→ WORK REQUEST
In the data below, find each line containing the string "service" and return it.
BEGIN SOURCE DATA
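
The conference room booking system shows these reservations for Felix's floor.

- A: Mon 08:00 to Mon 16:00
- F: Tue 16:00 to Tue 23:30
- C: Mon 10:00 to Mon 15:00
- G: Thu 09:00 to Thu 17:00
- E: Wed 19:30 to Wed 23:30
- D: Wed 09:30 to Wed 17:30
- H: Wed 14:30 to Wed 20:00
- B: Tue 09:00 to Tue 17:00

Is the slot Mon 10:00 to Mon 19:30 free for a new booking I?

A: starts Mon 08:00 before I ends Mon 19:30, and ends Mon 16:00 after I starts Mon 10:00 → overlap.
C: starts Mon 10:00 before I ends Mon 19:30, and ends Mon 15:00 after I starts Mon 10:00 → overlap.
B: starts Tue 09:00 at or after I ends Mon 19:30 → clear.
F: starts Tue 16:00 at or after I ends Mon 19:30 → clear.
D: starts Wed 09:30 at or after I ends Mon 19:30 → clear.
H: starts Wed 14:30 at or after I ends Mon 19:30 → clear.
E: starts Wed 19:30 at or after I ends Mon 19:30 → clear.
G: starts Thu 09:00 at or after I ends Mon 19:30 → clear.
I overlaps A, C.

No — it overlaps A, C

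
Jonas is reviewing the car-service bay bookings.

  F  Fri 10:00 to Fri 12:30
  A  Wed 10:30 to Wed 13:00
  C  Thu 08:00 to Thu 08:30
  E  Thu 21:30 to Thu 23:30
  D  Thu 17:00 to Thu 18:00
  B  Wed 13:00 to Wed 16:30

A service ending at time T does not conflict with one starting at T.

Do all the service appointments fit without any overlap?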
END SOURCE DATA
→ RESULT
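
Jonas is reviewing the car-service bay bookings.
A service ending at time T does not conflict with one starting at T.
Do all the service appointments fit without any overlap?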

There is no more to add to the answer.